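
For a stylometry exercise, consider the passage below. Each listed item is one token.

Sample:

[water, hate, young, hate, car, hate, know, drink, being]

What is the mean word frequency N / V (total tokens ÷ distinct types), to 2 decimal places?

N = 9 tokens, V = 7 types.
Mean frequency = N / V = 9 / 7 = 1.29

1.29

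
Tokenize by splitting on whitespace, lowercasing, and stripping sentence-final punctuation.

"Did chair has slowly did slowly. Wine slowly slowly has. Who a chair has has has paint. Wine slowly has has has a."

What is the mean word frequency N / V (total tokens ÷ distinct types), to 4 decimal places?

2.8750

N = 23 tokens, V = 8 types.
Mean frequency = N / V = 23 / 8 = 2.8750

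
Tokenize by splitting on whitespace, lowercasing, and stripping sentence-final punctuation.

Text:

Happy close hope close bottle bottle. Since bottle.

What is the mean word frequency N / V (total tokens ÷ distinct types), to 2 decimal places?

1.60

N = 8 tokens, V = 5 types.
Mean frequency = N / V = 8 / 5 = 1.60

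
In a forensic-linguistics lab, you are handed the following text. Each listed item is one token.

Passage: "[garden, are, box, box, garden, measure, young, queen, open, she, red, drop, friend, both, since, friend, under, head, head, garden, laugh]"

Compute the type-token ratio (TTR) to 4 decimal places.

N = 21 tokens, V = 16 types.
TTR = V / N = 16 / 21 = 0.7619

0.7619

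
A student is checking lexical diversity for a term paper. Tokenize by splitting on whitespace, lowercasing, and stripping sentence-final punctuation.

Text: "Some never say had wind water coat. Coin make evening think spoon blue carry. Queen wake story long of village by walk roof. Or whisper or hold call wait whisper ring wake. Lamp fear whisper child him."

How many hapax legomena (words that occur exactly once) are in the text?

Frequencies: whisper:3, wake:2, or:2, some:1, never:1, say:1, had:1, wind:1, water:1, coat:1, coin:1, make:1, evening:1, think:1, spoon:1, blue:1, carry:1, queen:1, story:1, long:1, … (13 more, each freq 1)
Hapax (freq=1): blue, by, call, carry, child, coat, coin, evening, fear, had, him, hold, lamp, long, make, never, of, queen, ring, roof, say, some, spoon, story, think, village, wait, walk, water, wind

30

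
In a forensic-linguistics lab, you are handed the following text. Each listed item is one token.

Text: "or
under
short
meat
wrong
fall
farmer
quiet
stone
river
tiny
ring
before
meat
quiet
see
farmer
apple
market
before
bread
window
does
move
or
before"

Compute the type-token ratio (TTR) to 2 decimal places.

0.77

N = 26 tokens, V = 20 types.
TTR = V / N = 20 / 26 = 0.77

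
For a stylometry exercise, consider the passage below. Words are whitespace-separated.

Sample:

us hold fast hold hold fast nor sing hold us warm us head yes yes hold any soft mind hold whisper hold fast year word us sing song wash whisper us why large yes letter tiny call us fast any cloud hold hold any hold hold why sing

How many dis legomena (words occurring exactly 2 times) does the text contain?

Frequencies: hold:11, us:6, fast:4, sing:3, yes:3, any:3, whisper:2, why:2, nor:1, warm:1, head:1, soft:1, mind:1, year:1, word:1, song:1, wash:1, large:1, letter:1, tiny:1, … (2 more, each freq 1)
Words with frequency 2: whisper, why

2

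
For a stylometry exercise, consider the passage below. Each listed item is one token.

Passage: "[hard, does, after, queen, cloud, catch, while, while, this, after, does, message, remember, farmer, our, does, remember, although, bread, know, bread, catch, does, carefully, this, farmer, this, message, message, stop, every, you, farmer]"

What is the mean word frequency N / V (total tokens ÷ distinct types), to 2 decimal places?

1.74

N = 33 tokens, V = 19 types.
Mean frequency = N / V = 33 / 19 = 1.74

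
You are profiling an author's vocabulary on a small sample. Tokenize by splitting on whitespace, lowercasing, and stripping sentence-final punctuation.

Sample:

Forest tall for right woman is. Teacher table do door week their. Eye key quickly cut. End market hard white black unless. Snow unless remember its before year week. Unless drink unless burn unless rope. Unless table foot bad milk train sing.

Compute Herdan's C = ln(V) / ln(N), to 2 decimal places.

0.95

N = 42, V = 35.
ln(V) = 3.555348, ln(N) = 3.737670
C = 3.555348 / 3.737670 = 0.95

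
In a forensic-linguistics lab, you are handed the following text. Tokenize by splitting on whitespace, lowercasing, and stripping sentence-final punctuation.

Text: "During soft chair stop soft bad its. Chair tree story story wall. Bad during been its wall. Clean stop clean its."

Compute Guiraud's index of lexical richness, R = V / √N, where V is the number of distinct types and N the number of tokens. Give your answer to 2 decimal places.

2.40

N = 21, V = 11.
√N = 4.582576
R = 11 / 4.582576 = 2.40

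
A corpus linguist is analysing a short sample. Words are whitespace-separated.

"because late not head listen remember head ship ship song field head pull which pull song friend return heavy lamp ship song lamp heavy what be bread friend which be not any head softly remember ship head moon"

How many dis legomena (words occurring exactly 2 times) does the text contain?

8

Frequencies: head:5, ship:4, song:3, not:2, remember:2, pull:2, which:2, friend:2, heavy:2, lamp:2, be:2, because:1, late:1, listen:1, field:1, return:1, what:1, bread:1, any:1, softly:1, … (1 more, each freq 1)
Words with frequency 2: be, friend, heavy, lamp, not, pull, remember, which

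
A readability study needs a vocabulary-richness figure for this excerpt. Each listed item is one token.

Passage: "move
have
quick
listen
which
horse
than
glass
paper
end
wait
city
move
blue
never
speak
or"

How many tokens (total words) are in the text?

17

Tokens: move, have, quick, listen, which, horse, than, glass, paper, end, wait, city, move, blue, never, speak, or
N = 17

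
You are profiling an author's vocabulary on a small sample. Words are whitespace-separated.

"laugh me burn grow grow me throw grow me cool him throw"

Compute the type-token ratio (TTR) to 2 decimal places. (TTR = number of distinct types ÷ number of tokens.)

0.58

N = 12 tokens, V = 7 types.
TTR = V / N = 7 / 12 = 0.58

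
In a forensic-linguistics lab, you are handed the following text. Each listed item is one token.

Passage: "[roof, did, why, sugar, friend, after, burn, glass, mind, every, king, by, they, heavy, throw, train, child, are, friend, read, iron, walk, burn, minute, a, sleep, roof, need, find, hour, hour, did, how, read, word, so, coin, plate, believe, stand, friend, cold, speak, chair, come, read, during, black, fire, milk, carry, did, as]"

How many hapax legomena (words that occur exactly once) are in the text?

38

Frequencies: did:3, friend:3, read:3, roof:2, burn:2, hour:2, why:1, sugar:1, after:1, glass:1, mind:1, every:1, king:1, by:1, they:1, heavy:1, throw:1, train:1, child:1, are:1, … (24 more, each freq 1)
Hapax (freq=1): a, after, are, as, believe, black, by, carry, chair, child, coin, cold, come, during, every, find, fire, glass, heavy, how, iron, king, milk, mind, minute, need, plate, sleep, so, speak, stand, sugar, they, throw, train, walk, why, word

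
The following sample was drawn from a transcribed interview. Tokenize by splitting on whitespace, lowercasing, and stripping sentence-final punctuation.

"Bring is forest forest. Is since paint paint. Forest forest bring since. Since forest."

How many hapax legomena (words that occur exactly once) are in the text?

0

Frequencies: forest:5, since:3, bring:2, is:2, paint:2
Hapax (freq=1): (none)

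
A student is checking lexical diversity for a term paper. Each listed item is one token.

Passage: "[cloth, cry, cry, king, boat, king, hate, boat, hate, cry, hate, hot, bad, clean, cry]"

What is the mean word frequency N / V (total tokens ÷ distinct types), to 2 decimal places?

1.88

N = 15 tokens, V = 8 types.
Mean frequency = N / V = 15 / 8 = 1.88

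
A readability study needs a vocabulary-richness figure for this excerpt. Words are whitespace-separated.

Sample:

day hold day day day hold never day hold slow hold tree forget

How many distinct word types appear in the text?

Distinct types: {day, forget, hold, never, slow, tree}
V = 6

6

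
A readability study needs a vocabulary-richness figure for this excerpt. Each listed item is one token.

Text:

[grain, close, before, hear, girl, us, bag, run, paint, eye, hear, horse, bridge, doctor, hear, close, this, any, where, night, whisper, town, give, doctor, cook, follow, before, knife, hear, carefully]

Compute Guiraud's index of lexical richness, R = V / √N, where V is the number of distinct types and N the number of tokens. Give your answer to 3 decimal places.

N = 30, V = 24.
√N = 5.477226
R = 24 / 5.477226 = 4.382

4.382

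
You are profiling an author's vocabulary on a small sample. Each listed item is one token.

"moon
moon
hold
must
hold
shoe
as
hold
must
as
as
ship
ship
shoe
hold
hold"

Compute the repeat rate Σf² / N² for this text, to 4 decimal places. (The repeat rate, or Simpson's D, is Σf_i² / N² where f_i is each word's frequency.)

Frequencies: hold:5, as:3, moon:2, must:2, shoe:2, ship:2
Σf² = 50; N² = 256
Repeat rate = 50 / 256 = 0.1953

0.1953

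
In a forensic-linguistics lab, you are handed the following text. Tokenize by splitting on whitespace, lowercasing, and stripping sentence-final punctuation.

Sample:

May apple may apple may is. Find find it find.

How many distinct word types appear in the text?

5

Distinct types: {apple, find, is, it, may}
V = 5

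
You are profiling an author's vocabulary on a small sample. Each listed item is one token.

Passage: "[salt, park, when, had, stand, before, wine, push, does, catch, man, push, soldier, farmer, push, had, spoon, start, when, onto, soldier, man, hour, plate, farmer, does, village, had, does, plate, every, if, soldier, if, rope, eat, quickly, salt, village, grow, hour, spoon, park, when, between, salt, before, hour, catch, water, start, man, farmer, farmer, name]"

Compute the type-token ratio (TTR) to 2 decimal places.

0.51

N = 55 tokens, V = 28 types.
TTR = V / N = 28 / 55 = 0.51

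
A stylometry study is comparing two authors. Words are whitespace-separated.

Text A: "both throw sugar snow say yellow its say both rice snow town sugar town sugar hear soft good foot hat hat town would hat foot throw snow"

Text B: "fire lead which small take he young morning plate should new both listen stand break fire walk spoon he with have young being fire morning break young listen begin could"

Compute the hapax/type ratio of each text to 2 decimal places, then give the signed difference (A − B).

-0.26

A: hapax=7, V=15, ratio=0.47
B: hapax=16, V=22, ratio=0.73
Difference = 0.47 − 0.73 = -0.26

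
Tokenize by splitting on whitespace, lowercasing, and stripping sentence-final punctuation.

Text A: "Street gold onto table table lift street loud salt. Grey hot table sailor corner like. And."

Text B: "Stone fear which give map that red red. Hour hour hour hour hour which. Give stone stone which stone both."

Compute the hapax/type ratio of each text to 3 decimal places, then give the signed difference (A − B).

0.402

A: hapax=11, V=13, ratio=0.846
B: hapax=4, V=9, ratio=0.444
Difference = 0.846 − 0.444 = 0.402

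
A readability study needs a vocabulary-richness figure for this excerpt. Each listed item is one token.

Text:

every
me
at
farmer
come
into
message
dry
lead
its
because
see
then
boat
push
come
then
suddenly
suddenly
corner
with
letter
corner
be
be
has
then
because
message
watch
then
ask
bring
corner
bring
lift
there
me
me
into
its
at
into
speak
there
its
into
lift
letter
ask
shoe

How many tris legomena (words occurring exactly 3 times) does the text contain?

Frequencies: into:4, then:4, me:3, its:3, corner:3, at:2, come:2, message:2, because:2, suddenly:2, letter:2, be:2, ask:2, bring:2, lift:2, there:2, every:1, farmer:1, dry:1, lead:1, … (8 more, each freq 1)
Words with frequency 3: corner, its, me

3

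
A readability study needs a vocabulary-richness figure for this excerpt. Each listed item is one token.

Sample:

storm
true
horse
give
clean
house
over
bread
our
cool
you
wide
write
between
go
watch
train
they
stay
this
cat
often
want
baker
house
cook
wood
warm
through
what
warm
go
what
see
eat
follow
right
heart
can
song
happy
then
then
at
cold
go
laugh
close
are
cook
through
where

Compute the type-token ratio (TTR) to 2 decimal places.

N = 52 tokens, V = 44 types.
TTR = V / N = 44 / 52 = 0.85

0.85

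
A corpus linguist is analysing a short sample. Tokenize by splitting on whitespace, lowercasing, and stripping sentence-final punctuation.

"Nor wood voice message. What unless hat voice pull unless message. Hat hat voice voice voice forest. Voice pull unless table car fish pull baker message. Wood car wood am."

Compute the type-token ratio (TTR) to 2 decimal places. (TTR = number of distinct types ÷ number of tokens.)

0.47

N = 30 tokens, V = 14 types.
TTR = V / N = 14 / 30 = 0.47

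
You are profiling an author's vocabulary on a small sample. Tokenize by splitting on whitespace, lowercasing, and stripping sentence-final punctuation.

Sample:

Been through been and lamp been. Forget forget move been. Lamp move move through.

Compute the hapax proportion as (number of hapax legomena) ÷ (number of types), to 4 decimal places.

Frequencies: been:4, move:3, through:2, lamp:2, forget:2, and:1
Hapax count = 1; type count = 6.
Ratio = 1 / 6 = 0.1667

0.1667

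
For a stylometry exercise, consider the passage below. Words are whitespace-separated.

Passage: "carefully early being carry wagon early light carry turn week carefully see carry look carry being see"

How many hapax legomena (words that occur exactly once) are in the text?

5

Frequencies: carry:4, carefully:2, early:2, being:2, see:2, wagon:1, light:1, turn:1, week:1, look:1
Hapax (freq=1): light, look, turn, wagon, week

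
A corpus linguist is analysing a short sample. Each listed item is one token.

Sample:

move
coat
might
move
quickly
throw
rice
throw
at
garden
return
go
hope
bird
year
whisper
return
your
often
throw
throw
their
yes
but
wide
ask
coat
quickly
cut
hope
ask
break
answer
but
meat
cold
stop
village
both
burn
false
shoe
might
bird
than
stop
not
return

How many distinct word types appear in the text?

Distinct types: {answer, ask, at, bird, both, break, burn, but, coat, cold, cut, false, garden, go, hope, meat, might, move, not, often, quickly, return, rice, shoe, stop, than, their, throw, village, whisper, wide, year, yes, your}
V = 34

34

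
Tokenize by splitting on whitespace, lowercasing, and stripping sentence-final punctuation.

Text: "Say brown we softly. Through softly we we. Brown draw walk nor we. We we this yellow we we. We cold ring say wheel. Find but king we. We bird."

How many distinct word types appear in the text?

Distinct types: {bird, brown, but, cold, draw, find, king, nor, ring, say, softly, this, through, walk, we, wheel, yellow}
V = 17

17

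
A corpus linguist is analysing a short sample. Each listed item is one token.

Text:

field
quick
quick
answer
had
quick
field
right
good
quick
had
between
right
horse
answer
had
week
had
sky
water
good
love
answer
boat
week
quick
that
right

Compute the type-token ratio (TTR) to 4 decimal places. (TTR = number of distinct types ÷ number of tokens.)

N = 28 tokens, V = 14 types.
TTR = V / N = 14 / 28 = 0.5000

0.5000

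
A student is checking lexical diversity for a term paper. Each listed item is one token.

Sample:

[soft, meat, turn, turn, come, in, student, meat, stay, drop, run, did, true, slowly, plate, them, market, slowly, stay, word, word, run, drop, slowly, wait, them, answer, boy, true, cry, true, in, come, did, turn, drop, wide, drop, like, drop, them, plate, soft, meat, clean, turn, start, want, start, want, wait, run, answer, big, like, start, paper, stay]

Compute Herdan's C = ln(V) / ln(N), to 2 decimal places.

N = 58, V = 27.
ln(V) = 3.295837, ln(N) = 4.060443
C = 3.295837 / 4.060443 = 0.81

0.81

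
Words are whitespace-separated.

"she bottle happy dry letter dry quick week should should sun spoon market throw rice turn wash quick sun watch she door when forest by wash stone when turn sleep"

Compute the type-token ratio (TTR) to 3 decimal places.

0.733

N = 30 tokens, V = 22 types.
TTR = V / N = 22 / 30 = 0.733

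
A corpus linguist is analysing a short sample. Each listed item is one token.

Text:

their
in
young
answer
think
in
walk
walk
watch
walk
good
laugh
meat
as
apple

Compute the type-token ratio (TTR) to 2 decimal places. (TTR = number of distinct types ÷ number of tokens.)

0.80

N = 15 tokens, V = 12 types.
TTR = V / N = 12 / 15 = 0.80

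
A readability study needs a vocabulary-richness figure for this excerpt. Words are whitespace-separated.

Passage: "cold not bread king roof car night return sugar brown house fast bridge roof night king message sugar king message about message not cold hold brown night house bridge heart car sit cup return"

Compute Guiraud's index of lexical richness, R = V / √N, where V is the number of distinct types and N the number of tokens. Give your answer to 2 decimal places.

N = 34, V = 19.
√N = 5.830952
R = 19 / 5.830952 = 3.26

3.26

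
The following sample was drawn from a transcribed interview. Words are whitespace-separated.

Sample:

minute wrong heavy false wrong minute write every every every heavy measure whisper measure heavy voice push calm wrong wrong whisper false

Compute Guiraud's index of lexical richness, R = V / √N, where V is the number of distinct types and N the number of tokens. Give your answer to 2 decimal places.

2.35

N = 22, V = 11.
√N = 4.690416
R = 11 / 4.690416 = 2.35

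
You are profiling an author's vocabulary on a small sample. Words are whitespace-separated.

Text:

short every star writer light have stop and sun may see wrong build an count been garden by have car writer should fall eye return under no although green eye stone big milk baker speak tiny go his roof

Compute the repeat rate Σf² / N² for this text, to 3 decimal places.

0.030

Frequencies: writer:2, have:2, eye:2, short:1, every:1, star:1, light:1, stop:1, and:1, sun:1, may:1, see:1, wrong:1, build:1, an:1, count:1, been:1, garden:1, by:1, car:1, … (16 more, each freq 1)
Σf² = 45; N² = 1521
Repeat rate = 45 / 1521 = 0.030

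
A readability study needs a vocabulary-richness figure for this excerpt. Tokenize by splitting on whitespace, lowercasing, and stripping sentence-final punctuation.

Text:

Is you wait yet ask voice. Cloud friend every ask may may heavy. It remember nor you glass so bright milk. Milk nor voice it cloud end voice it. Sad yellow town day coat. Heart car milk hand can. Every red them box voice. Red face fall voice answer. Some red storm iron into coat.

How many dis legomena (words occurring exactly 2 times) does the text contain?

Frequencies: voice:5, it:3, milk:3, red:3, you:2, ask:2, cloud:2, every:2, may:2, nor:2, coat:2, is:1, wait:1, yet:1, friend:1, heavy:1, remember:1, glass:1, so:1, bright:1, … (18 more, each freq 1)
Words with frequency 2: ask, cloud, coat, every, may, nor, you

7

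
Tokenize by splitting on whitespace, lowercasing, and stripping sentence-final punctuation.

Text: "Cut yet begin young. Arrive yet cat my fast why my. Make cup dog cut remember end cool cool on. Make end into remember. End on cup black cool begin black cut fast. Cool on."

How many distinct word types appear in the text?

Distinct types: {arrive, begin, black, cat, cool, cup, cut, dog, end, fast, into, make, my, on, remember, why, yet, young}
V = 18

18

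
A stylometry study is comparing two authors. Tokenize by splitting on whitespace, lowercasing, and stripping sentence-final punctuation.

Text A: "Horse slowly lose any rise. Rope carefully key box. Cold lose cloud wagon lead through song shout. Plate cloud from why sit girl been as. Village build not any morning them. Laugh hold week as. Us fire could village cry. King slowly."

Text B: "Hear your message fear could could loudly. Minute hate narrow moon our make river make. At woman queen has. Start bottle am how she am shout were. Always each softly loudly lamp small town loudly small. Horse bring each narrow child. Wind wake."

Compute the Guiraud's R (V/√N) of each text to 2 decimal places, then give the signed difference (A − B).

A: V=36, N=42, R=5.55
B: V=35, N=43, R=5.34
Difference = 5.55 − 5.34 = 0.21

0.21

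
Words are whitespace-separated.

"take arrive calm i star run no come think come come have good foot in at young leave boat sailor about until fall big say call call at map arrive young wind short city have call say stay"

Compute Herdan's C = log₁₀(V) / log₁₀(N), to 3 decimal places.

0.926

N = 38, V = 29.
log₁₀(V) = 1.462398, log₁₀(N) = 1.579784
C = 1.462398 / 1.579784 = 0.926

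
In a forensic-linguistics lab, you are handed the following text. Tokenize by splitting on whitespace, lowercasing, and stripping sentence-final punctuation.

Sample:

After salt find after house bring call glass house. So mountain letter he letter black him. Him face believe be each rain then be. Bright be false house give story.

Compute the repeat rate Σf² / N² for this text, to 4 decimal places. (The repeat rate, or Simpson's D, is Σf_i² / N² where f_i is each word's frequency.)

Frequencies: house:3, be:3, after:2, letter:2, him:2, salt:1, find:1, bring:1, call:1, glass:1, so:1, mountain:1, he:1, black:1, face:1, believe:1, each:1, rain:1, then:1, bright:1, … (3 more, each freq 1)
Σf² = 48; N² = 900
Repeat rate = 48 / 900 = 0.0533

0.0533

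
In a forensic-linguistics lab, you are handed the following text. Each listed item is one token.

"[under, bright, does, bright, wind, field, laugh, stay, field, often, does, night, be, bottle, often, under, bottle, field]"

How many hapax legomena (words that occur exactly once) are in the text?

Frequencies: field:3, under:2, bright:2, does:2, often:2, bottle:2, wind:1, laugh:1, stay:1, night:1, be:1
Hapax (freq=1): be, laugh, night, stay, wind

5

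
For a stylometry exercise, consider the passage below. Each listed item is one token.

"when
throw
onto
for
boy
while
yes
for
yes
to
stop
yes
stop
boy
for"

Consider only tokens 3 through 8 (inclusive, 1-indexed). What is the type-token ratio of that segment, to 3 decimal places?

Segment tokens 3–8: onto, for, boy, while, yes, for
Segment N = 6, segment V = 5.
TTR = 5 / 6 = 0.833

0.833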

§ EXERCISE
The answer should consist of every line from the listing above that includes the word "foot".

§ OUTPUT OF THE TASK
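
Forest tall for right woman is. Teacher table do door week their. Eye key quickly cut. End market hard white black unless. Snow unless remember its before year week. Unless drink unless burn unless rope. Unless table foot bad milk train sing.
Text A: "both throw sugar snow say yellow its say both rice snow town sugar town sugar hear soft good foot hat hat town would hat foot throw snow"
"take arrive calm i star run no come think come come have good foot in at young leave boat sailor about until fall big say call call at map arrive young wind short city have call say stay"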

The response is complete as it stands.